> _About this exercise_
Copy each line of the records below, from the first through the one that contains "Answer: $81$", exactly as written.
= Beginning of Section =
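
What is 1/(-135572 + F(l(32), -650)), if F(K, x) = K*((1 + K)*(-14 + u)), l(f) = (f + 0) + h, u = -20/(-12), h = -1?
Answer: -3/443420 ≈ -6.7656e-6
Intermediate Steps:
u = 5/3 (u = -20*(-1/12) = 5/3 ≈ 1.6667)
l(f) = -1 + f (l(f) = (f + 0) - 1 = f - 1 = -1 + f)
F(K, x) = K*(-37/3 - 37*K/3) (F(K, x) = K*((1 + K)*(-14 + 5/3)) = K*((1 + K)*(-37/3)) = K*(-37/3 - 37*K/3))
1/(-135572 + F(l(32), -650)) = 1/(-135572 + 37*(-1 + 32)*(-1 - (-1 + 32))/3) = 1/(-135572 + (37/3)*31*(-1 - 1*31)) = 1/(-135572 + (37/3)*31*(-1 - 31)) = 1/(-135572 + (37/3)*31*(-32)) = 1/(-135572 - 36704/3) = 1/(-443420/3) = -3/443420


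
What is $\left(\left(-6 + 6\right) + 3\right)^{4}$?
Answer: $81$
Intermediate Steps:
$\left(\left(-6 + 6\right) + 3\right)^{4} = \left(0 + 3\right)^{4} = 3^{4} = 81$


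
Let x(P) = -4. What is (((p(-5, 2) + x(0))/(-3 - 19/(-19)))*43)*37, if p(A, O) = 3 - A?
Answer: -3182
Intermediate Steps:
(((p(-5, 2) + x(0))/(-3 - 19/(-19)))*43)*37 = ((((3 - 1*(-5)) - 4)/(-3 - 19/(-19)))*43)*37 = ((((3 + 5) - 4)/(-3 - 19*(-1/19)))*43)*37 = (((8 - 4)/(-3 + 1))*43)*37 = ((4/(-2))*43)*37 = ((4*(-½))*43)*37 = -2*43*37 = -86*37 = -3182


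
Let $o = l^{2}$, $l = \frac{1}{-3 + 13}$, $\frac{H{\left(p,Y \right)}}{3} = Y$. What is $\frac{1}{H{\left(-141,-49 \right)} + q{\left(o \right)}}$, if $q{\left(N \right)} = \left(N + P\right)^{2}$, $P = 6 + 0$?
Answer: $- \frac{10000}{1108799} \approx -0.0090188$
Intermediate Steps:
$H{\left(p,Y \right)} = 3 Y$
$l = \frac{1}{10} \approx 0.1$
$P = 6$
$o = \frac{1}{100}$ ($o = \left(\frac{1}{10}\right)^{2} = \frac{1}{100} \approx 0.01$)
$q{\left(N \right)} = \left(6 + N\right)^{2}$ ($q{\left(N \right)} = \left(N + 6\right)^{2} = \left(6 + N\right)^{2}$)
$\frac{1}{H{\left(-141,-49 \right)} + q{\left(o \right)}} = \frac{1}{3 \left(-49\right) + \left(6 + \frac{1}{100}\right)^{2}} = \frac{1}{-147 + \left(\frac{601}{100}\right)^{2}} = \frac{1}{-147 + \frac{361201}{10000}} = \frac{1}{- \frac{1108799}{10000}} = - \frac{10000}{1108799}$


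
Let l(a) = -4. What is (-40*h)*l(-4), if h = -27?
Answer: -4320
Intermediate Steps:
(-40*h)*l(-4) = -40*(-27)*(-4) = 1080*(-4) = -4320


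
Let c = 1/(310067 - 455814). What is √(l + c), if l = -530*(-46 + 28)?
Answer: √202650473460113/145747 ≈ 97.673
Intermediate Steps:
c = -1/145747 (c = 1/(-145747) = -1/145747 ≈ -6.8612e-6)
l = 9540 (l = -530*(-18) = 9540)
√(l + c) = √(9540 - 1/145747) = √(1390426379/145747) = √202650473460113/145747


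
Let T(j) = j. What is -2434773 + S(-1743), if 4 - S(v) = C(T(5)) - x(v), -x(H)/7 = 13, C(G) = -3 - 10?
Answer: -2434847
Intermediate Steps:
C(G) = -13
x(H) = -91 (x(H) = -7*13 = -91)
S(v) = -74 (S(v) = 4 - (-13 - 1*(-91)) = 4 - (-13 + 91) = 4 - 1*78 = 4 - 78 = -74)
-2434773 + S(-1743) = -2434773 - 74 = -2434847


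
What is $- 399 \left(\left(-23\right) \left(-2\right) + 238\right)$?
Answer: $-113316$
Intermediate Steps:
$- 399 \left(\left(-23\right) \left(-2\right) + 238\right) = - 399 \left(46 + 238\right) = \left(-399\right) 284 = -113316$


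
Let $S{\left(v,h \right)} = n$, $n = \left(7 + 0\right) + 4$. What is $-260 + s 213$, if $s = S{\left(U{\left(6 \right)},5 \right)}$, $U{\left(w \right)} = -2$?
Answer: $2083$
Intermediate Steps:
$n = 11$ ($n = 7 + 4 = 11$)
$S{\left(v,h \right)} = 11$
$s = 11$
$-260 + s 213 = -260 + 11 \cdot 213 = -260 + 2343 = 2083$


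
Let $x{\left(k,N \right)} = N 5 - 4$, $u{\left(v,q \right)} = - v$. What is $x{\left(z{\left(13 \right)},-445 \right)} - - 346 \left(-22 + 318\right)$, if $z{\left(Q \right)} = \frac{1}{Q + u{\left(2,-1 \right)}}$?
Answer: $100187$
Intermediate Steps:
$z{\left(Q \right)} = \frac{1}{-2 + Q}$ ($z{\left(Q \right)} = \frac{1}{Q - 2} = \frac{1}{-2 + Q}$)
$x{\left(k,N \right)} = -4 + 5 N$ ($x{\left(k,N \right)} = 5 N - 4 = -4 + 5 N$)
$x{\left(z{\left(13 \right)},-445 \right)} - - 346 \left(-22 + 318\right) = \left(-4 + 5 \left(-445\right)\right) - - 346 \left(-22 + 318\right) = \left(-4 - 2225\right) - \left(-346\right) 296 = -2229 - -102416 = -2229 + 102416 = 100187$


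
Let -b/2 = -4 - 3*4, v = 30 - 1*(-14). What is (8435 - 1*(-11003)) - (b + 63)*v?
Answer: 15258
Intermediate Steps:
v = 44 (v = 30 + 14 = 44)
b = 32 (b = -2*(-4 - 3*4) = -2*(-4 - 12) = -2*(-16) = 32)
(8435 - 1*(-11003)) - (b + 63)*v = (8435 - 1*(-11003)) - (32 + 63)*44 = (8435 + 11003) - 95*44 = 19438 - 1*4180 = 19438 - 4180 = 15258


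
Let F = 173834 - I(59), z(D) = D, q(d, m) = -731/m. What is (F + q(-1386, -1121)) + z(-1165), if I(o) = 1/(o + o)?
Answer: 387125341/2242 ≈ 1.7267e+5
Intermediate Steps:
I(o) = 1/(2*o)
F = 20512411/118 (F = 173834 - 1/(2*59) = 173834 - 1*1/118 = 173834 - 1/118 = 20512411/118 ≈ 1.7383e+5)
(F + q(-1386, -1121)) + z(-1165) = (20512411/118 - 731/(-1121)) - 1165 = (20512411/118 - 731*(-1/1121)) - 1165 = (20512411/118 + 731/1121) - 1165 = 389737271/2242 - 1165 = 387125341/2242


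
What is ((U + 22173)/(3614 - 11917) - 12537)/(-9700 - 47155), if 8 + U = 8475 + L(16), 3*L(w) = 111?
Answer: 104125388/472067065 ≈ 0.22057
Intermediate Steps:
L(w) = 37 (L(w) = (⅓)*111 = 37)
U = 8504 (U = -8 + (8475 + 37) = -8 + 8512 = 8504)
((U + 22173)/(3614 - 11917) - 12537)/(-9700 - 47155) = ((8504 + 22173)/(3614 - 11917) - 12537)/(-9700 - 47155) = (30677/(-8303) - 12537)/(-56855) = (30677*(-1/8303) - 12537)*(-1/56855) = (-30677/8303 - 12537)*(-1/56855) = -104125388/8303*(-1/56855) = 104125388/472067065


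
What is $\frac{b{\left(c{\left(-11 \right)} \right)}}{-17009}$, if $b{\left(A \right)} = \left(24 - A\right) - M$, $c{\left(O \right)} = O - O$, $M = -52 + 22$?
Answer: $- \frac{54}{17009} \approx -0.0031748$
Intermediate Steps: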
= End of Section =
> _Result of the exercise_
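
What is 1/(-135572 + F(l(32), -650)), if F(K, x) = K*((1 + K)*(-14 + u)), l(f) = (f + 0) + h, u = -20/(-12), h = -1?
Answer: -3/443420 ≈ -6.7656e-6
Intermediate Steps:
u = 5/3 (u = -20*(-1/12) = 5/3 ≈ 1.6667)
l(f) = -1 + f (l(f) = (f + 0) - 1 = f - 1 = -1 + f)
F(K, x) = K*(-37/3 - 37*K/3) (F(K, x) = K*((1 + K)*(-14 + 5/3)) = K*((1 + K)*(-37/3)) = K*(-37/3 - 37*K/3))
1/(-135572 + F(l(32), -650)) = 1/(-135572 + 37*(-1 + 32)*(-1 - (-1 + 32))/3) = 1/(-135572 + (37/3)*31*(-1 - 1*31)) = 1/(-135572 + (37/3)*31*(-1 - 31)) = 1/(-135572 + (37/3)*31*(-32)) = 1/(-135572 - 36704/3) = 1/(-443420/3) = -3/443420


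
What is $\left(\left(-6 + 6\right) + 3\right)^{4}$?
Answer: $81$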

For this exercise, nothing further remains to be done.